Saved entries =
******
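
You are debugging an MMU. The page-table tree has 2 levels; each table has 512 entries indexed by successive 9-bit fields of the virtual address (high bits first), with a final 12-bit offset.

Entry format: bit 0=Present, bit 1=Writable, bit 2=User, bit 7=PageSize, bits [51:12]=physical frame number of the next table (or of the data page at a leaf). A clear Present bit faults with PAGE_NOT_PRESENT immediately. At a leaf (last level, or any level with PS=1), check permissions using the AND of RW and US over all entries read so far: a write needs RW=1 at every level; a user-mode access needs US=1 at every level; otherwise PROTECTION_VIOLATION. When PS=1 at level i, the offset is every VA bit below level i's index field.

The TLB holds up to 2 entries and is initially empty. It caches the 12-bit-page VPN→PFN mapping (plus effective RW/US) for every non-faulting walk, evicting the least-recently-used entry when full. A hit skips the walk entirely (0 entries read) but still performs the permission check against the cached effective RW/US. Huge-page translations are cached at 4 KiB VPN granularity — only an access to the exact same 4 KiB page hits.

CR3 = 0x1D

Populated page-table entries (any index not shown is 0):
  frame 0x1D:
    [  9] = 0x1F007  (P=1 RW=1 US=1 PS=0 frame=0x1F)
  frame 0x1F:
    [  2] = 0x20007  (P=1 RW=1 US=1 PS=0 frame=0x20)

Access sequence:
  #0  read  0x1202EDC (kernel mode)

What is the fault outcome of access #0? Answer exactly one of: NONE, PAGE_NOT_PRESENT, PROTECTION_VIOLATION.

Trace:
#0 VA=0x1202EDC (r,kernel):
  L0 @0x1D[9] → 0x1F007  P=1,RW=1,US=1,PS=0
  L1 @0x1F[2] → 0x20007  P=1,RW=1,US=1,PS=0
  ✓ 0x20EDC  — 2 lookups

Access #0 fault: NONE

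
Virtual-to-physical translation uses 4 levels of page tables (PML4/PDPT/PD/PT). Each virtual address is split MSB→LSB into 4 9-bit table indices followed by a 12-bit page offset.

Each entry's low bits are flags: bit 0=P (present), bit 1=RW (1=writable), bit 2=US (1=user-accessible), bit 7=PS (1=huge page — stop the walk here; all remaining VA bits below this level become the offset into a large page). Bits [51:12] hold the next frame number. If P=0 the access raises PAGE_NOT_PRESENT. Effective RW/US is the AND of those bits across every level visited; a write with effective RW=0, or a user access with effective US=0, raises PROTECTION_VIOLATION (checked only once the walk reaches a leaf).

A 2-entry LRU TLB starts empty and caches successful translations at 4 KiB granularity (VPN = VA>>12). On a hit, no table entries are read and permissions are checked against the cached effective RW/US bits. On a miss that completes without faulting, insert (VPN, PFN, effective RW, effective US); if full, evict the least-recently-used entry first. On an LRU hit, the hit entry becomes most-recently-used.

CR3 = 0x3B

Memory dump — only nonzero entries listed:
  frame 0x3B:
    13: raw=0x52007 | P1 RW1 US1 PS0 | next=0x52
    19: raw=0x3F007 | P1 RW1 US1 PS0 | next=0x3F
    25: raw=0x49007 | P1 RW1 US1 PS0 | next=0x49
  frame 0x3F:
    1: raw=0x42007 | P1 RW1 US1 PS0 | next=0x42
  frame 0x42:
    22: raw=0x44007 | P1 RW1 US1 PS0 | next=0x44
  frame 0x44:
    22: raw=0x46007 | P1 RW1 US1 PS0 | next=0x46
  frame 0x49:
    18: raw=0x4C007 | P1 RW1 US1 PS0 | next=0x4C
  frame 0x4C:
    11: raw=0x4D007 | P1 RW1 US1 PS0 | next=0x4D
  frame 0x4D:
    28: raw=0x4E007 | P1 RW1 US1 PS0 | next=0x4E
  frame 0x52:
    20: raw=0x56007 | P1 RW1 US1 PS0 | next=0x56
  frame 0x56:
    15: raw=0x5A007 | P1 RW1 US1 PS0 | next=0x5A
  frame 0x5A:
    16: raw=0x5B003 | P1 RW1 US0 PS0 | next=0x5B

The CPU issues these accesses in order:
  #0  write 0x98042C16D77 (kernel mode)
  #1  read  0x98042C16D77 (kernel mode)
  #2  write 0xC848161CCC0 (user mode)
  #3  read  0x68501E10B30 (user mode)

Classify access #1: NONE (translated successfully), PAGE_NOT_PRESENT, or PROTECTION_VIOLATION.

Trace:
#0 VA=0x98042C16D77 (w,kernel):
  L0 @0x3B[19] → 0x3F007  P=1,RW=1,US=1,PS=0
  L1 @0x3F[1] → 0x42007  P=1,RW=1,US=1,PS=0
  L2 @0x42[22] → 0x44007  P=1,RW=1,US=1,PS=0
  L3 @0x44[22] → 0x46007  P=1,RW=1,US=1,PS=0
  ⇒ phys 0x46D77  [4 reads]
#1 VA=0x98042C16D77 (r,kernel):
  TLB hit vpn=0x98042C16 → PA=0x46D77
#2 VA=0xC848161CCC0 (w,user):
  L0 @0x3B[25] → 0x49007  P=1,RW=1,US=1,PS=0
  L1 @0x49[18] → 0x4C007  P=1,RW=1,US=1,PS=0
  L2 @0x4C[11] → 0x4D007  P=1,RW=1,US=1,PS=0
  L3 @0x4D[28] → 0x4E007  P=1,RW=1,US=1,PS=0
  ⇒ phys 0x4ECC0  [4 reads]
#3 VA=0x68501E10B30 (r,user):
  L0 @0x3B[13] → 0x52007  P=1,RW=1,US=1,PS=0
  L1 @0x52[20] → 0x56007  P=1,RW=1,US=1,PS=0
  L2 @0x56[15] → 0x5A007  P=1,RW=1,US=1,PS=0
  L3 @0x5A[16] → 0x5B003  P=1,RW=1,US=0,PS=0
  → PROTECTION_VIOLATION  (4 entries read)

Access #1 fault: NONE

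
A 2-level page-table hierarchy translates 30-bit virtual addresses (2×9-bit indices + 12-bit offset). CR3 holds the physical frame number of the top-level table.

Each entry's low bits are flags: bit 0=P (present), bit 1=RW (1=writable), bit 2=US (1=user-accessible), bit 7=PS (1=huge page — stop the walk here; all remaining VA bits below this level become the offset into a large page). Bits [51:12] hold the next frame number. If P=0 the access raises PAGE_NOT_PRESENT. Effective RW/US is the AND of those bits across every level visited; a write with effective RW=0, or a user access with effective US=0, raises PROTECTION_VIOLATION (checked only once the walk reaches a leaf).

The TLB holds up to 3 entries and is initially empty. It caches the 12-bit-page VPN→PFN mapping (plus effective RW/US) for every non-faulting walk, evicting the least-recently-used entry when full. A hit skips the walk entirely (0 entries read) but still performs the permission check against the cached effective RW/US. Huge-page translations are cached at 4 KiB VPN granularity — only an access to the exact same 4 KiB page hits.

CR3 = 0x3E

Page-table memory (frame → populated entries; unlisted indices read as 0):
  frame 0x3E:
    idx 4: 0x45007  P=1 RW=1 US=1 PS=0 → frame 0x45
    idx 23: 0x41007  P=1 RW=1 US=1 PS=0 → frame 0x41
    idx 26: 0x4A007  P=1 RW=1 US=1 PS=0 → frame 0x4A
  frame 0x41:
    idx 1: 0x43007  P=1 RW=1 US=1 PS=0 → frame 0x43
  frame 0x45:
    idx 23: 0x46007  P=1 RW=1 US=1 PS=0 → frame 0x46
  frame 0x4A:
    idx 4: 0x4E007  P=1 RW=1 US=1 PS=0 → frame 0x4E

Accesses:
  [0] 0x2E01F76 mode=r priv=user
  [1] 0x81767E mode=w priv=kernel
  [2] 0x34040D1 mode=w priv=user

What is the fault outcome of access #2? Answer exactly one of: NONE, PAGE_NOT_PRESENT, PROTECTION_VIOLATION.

Per-access translation:
#0 VA=0x2E01F76 (r,user):
  lvl0: tbl 0x3E, slot 23 ⇒ 0x41007 (P1/RW1/US1/PS0)
  lvl1: tbl 0x41, slot 1 ⇒ 0x43007 (P1/RW1/US1/PS0)
  ⇒ phys 0x43F76  [2 reads]
#1 VA=0x81767E (w,kernel):
  lvl0: tbl 0x3E, slot 4 ⇒ 0x45007 (P1/RW1/US1/PS0)
  lvl1: tbl 0x45, slot 23 ⇒ 0x46007 (P1/RW1/US1/PS0)
  ⇒ phys 0x4667E  [2 reads]
#2 VA=0x34040D1 (w,user):
  lvl0: tbl 0x3E, slot 26 ⇒ 0x4A007 (P1/RW1/US1/PS0)
  lvl1: tbl 0x4A, slot 4 ⇒ 0x4E007 (P1/RW1/US1/PS0)
  ⇒ phys 0x4E0D1  [2 reads]

Access #2 fault: NONE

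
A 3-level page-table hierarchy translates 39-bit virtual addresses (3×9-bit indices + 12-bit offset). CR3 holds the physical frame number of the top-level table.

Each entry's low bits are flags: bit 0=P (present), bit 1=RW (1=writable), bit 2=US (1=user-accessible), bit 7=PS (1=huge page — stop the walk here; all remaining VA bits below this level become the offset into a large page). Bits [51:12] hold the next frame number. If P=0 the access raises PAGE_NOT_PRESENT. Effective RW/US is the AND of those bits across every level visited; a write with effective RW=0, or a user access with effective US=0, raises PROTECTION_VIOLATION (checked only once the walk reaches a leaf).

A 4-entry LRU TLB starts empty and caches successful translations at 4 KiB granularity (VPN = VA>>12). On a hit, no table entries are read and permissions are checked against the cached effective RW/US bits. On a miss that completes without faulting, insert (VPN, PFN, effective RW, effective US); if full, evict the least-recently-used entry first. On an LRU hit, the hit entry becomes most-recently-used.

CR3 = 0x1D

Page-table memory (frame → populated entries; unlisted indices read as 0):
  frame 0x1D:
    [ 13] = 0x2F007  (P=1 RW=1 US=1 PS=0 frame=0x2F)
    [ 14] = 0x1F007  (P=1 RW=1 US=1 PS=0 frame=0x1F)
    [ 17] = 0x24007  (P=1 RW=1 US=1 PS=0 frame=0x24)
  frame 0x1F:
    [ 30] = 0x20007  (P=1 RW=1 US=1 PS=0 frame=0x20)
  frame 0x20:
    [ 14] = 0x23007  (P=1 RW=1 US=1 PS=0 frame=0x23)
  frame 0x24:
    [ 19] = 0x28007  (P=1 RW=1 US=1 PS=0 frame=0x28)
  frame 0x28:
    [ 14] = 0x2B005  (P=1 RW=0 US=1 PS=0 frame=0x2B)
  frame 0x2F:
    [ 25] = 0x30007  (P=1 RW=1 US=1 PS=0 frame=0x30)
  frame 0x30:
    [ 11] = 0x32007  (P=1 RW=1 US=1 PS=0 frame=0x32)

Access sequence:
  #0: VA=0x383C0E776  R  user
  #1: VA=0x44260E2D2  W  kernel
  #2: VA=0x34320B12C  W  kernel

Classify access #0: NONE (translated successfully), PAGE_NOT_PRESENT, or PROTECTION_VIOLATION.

Trace:
#0 VA=0x383C0E776 (r,user):
  L0: frame=0x1D idx=14 entry=0x1F007 [P=1 RW=1 US=1 PS=0]
  L1: frame=0x1F idx=30 entry=0x20007 [P=1 RW=1 US=1 PS=0]
  L2: frame=0x20 idx=14 entry=0x23007 [P=1 RW=1 US=1 PS=0]
  ✓ 0x23776  — 3 lookups
#1 VA=0x44260E2D2 (w,kernel):
  L0: frame=0x1D idx=17 entry=0x24007 [P=1 RW=1 US=1 PS=0]
  L1: frame=0x24 idx=19 entry=0x28007 [P=1 RW=1 US=1 PS=0]
  L2: frame=0x28 idx=14 entry=0x2B005 [P=1 RW=0 US=1 PS=0]
  → PROTECTION_VIOLATION  (3 entries read)
#2 VA=0x34320B12C (w,kernel):
  L0: frame=0x1D idx=13 entry=0x2F007 [P=1 RW=1 US=1 PS=0]
  L1: frame=0x2F idx=25 entry=0x30007 [P=1 RW=1 US=1 PS=0]
  L2: frame=0x30 idx=11 entry=0x32007 [P=1 RW=1 US=1 PS=0]
  ✓ 0x3212C  — 3 lookups

Access #0 fault: NONE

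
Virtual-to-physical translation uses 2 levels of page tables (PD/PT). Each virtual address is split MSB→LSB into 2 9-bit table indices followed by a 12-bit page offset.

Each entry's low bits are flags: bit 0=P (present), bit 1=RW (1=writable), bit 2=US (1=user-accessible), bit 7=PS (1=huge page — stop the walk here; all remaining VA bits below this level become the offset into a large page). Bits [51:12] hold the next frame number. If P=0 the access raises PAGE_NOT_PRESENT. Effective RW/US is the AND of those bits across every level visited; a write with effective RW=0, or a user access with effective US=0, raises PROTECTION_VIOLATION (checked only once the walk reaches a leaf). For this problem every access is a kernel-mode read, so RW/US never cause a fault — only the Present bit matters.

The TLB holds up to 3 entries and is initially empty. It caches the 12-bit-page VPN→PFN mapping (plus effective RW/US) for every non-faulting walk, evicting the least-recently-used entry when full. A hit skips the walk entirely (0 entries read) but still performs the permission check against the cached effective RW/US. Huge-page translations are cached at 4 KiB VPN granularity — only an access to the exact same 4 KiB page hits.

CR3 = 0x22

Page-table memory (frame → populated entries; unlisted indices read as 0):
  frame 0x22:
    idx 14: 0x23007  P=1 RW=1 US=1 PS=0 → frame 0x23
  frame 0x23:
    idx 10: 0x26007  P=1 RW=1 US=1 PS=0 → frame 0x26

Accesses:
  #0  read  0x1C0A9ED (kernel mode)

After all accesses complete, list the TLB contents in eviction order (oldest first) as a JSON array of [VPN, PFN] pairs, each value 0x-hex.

Per-access translation:
#0 VA=0x1C0A9ED (r,kernel):
  L0: frame=0x22 idx=14 entry=0x23007 [P=1 RW=1 US=1 PS=0]
  L1: frame=0x23 idx=10 entry=0x26007 [P=1 RW=1 US=1 PS=0]
  ✓ 0x269ED  — 2 lookups

TLB: [["0x1C0A", "0x26"]]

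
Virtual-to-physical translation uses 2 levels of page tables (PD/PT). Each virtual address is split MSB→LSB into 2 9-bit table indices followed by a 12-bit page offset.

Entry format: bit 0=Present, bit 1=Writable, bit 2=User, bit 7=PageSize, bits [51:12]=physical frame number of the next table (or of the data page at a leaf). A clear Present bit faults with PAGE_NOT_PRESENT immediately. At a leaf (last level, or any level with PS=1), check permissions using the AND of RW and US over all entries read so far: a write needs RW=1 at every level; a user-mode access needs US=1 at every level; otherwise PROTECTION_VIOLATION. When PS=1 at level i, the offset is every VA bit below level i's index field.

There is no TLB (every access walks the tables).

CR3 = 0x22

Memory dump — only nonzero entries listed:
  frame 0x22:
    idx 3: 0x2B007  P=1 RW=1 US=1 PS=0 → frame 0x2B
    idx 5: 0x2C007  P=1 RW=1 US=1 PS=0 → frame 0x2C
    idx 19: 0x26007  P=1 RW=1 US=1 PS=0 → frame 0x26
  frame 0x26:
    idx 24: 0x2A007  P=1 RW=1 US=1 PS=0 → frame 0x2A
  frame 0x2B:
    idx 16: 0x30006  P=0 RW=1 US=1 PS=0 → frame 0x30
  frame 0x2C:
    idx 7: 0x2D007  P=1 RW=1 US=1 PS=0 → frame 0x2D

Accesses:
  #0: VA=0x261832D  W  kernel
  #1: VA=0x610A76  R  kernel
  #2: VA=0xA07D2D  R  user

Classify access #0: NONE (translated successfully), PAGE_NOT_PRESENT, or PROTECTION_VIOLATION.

Per-access translation:
#0 VA=0x261832D (w,kernel):
  lvl0: tbl 0x22, slot 19 ⇒ 0x26007 (P1/RW1/US1/PS0)
  lvl1: tbl 0x26, slot 24 ⇒ 0x2A007 (P1/RW1/US1/PS0)
  ✓ 0x2A32D  — 2 lookups
#1 VA=0x610A76 (r,kernel):
  lvl0: tbl 0x22, slot 3 ⇒ 0x2B007 (P1/RW1/US1/PS0)
  lvl1: tbl 0x2B, slot 16 ⇒ 0x30006 (P0/RW1/US1/PS0)
  → PAGE_NOT_PRESENT  (2 entries read)
#2 VA=0xA07D2D (r,user):
  lvl0: tbl 0x22, slot 5 ⇒ 0x2C007 (P1/RW1/US1/PS0)
  lvl1: tbl 0x2C, slot 7 ⇒ 0x2D007 (P1/RW1/US1/PS0)
  ✓ 0x2DD2D  — 2 lookups

Access #0 fault: NONE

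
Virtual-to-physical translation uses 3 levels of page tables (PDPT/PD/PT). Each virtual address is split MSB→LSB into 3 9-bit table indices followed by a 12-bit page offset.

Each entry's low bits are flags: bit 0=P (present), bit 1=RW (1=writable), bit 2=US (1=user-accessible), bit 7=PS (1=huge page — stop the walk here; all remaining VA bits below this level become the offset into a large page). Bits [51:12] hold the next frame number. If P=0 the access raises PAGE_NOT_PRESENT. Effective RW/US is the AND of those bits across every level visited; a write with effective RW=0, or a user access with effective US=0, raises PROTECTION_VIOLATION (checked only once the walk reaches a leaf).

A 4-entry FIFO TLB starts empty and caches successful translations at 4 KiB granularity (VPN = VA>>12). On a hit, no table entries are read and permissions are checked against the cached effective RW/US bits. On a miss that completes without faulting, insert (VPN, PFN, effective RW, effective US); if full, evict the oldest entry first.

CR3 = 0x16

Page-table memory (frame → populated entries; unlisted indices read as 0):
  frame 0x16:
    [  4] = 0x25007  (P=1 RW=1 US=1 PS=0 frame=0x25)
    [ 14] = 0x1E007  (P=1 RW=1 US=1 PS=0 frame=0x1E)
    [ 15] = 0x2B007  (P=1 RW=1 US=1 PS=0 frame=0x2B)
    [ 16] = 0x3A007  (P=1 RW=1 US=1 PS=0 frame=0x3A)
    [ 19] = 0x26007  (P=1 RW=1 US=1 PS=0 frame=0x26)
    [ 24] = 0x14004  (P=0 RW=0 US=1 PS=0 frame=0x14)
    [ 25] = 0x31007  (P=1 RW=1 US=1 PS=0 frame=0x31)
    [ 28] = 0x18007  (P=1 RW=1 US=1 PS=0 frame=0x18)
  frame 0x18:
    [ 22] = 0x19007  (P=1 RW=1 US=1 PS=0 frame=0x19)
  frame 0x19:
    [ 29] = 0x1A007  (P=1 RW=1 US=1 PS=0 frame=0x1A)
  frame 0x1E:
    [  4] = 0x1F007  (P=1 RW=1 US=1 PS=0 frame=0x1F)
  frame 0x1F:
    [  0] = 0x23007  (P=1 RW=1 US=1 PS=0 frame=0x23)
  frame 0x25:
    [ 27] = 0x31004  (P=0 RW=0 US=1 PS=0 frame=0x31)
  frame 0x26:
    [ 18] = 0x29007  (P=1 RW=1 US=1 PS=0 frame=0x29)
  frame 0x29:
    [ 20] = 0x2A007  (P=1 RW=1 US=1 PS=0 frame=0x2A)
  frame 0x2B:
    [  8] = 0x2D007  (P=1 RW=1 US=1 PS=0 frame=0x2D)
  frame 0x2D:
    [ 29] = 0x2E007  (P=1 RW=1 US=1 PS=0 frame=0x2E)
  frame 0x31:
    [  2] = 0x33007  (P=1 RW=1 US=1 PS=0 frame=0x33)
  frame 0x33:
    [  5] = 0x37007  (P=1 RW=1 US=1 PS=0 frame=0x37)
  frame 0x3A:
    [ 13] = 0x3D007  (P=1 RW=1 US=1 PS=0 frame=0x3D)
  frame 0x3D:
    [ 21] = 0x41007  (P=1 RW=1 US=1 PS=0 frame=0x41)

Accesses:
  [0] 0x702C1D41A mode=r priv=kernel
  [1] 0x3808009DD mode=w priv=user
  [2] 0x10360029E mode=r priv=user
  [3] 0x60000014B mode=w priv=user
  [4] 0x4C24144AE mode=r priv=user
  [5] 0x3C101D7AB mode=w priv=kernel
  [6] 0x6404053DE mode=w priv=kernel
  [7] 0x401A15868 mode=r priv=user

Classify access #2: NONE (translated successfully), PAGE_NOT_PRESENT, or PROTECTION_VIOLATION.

Trace:
#0 VA=0x702C1D41A (r,kernel):
  L0: frame=0x16 idx=28 entry=0x18007 [P=1 RW=1 US=1 PS=0]
  L1: frame=0x18 idx=22 entry=0x19007 [P=1 RW=1 US=1 PS=0]
  L2: frame=0x19 idx=29 entry=0x1A007 [P=1 RW=1 US=1 PS=0]
  ⇒ phys 0x1A41A  [3 reads]
#1 VA=0x3808009DD (w,user):
  L0: frame=0x16 idx=14 entry=0x1E007 [P=1 RW=1 US=1 PS=0]
  L1: frame=0x1E idx=4 entry=0x1F007 [P=1 RW=1 US=1 PS=0]
  L2: frame=0x1F idx=0 entry=0x23007 [P=1 RW=1 US=1 PS=0]
  ⇒ phys 0x239DD  [3 reads]
#2 VA=0x10360029E (r,user):
  L0: frame=0x16 idx=4 entry=0x25007 [P=1 RW=1 US=1 PS=0]
  L1: frame=0x25 idx=27 entry=0x31004 [P=0 RW=0 US=1 PS=0]
  → PAGE_NOT_PRESENT  (2 entries read)
#3 VA=0x60000014B (w,user):
  L0: frame=0x16 idx=24 entry=0x14004 [P=0 RW=0 US=1 PS=0]
  → PAGE_NOT_PRESENT  (1 entries read)
#4 VA=0x4C24144AE (r,user):
  L0: frame=0x16 idx=19 entry=0x26007 [P=1 RW=1 US=1 PS=0]
  L1: frame=0x26 idx=18 entry=0x29007 [P=1 RW=1 US=1 PS=0]
  L2: frame=0x29 idx=20 entry=0x2A007 [P=1 RW=1 US=1 PS=0]
  ⇒ phys 0x2A4AE  [3 reads]
#5 VA=0x3C101D7AB (w,kernel):
  L0: frame=0x16 idx=15 entry=0x2B007 [P=1 RW=1 US=1 PS=0]
  L1: frame=0x2B idx=8 entry=0x2D007 [P=1 RW=1 US=1 PS=0]
  L2: frame=0x2D idx=29 entry=0x2E007 [P=1 RW=1 US=1 PS=0]
  ⇒ phys 0x2E7AB  [3 reads]
#6 VA=0x6404053DE (w,kernel):
  L0: frame=0x16 idx=25 entry=0x31007 [P=1 RW=1 US=1 PS=0]
  L1: frame=0x31 idx=2 entry=0x33007 [P=1 RW=1 US=1 PS=0]
  L2: frame=0x33 idx=5 entry=0x37007 [P=1 RW=1 US=1 PS=0]
  ⇒ phys 0x373DE  [3 reads]
#7 VA=0x401A15868 (r,user):
  L0: frame=0x16 idx=16 entry=0x3A007 [P=1 RW=1 US=1 PS=0]
  L1: frame=0x3A idx=13 entry=0x3D007 [P=1 RW=1 US=1 PS=0]
  L2: frame=0x3D idx=21 entry=0x41007 [P=1 RW=1 US=1 PS=0]
  ⇒ phys 0x41868  [3 reads]

Access #2 fault: PAGE_NOT_PRESENT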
******
Task requirements = Using the records above, find and show each line with the string "hierarchy".

Answer to the problem =
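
A 2-level page-table hierarchy translates 30-bit virtual addresses (2×9-bit indices + 12-bit offset). CR3 holds the physical frame number of the top-level table.
A 3-level page-table hierarchy translates 39-bit virtual addresses (3×9-bit indices + 12-bit offset). CR3 holds the physical frame number of the top-level table.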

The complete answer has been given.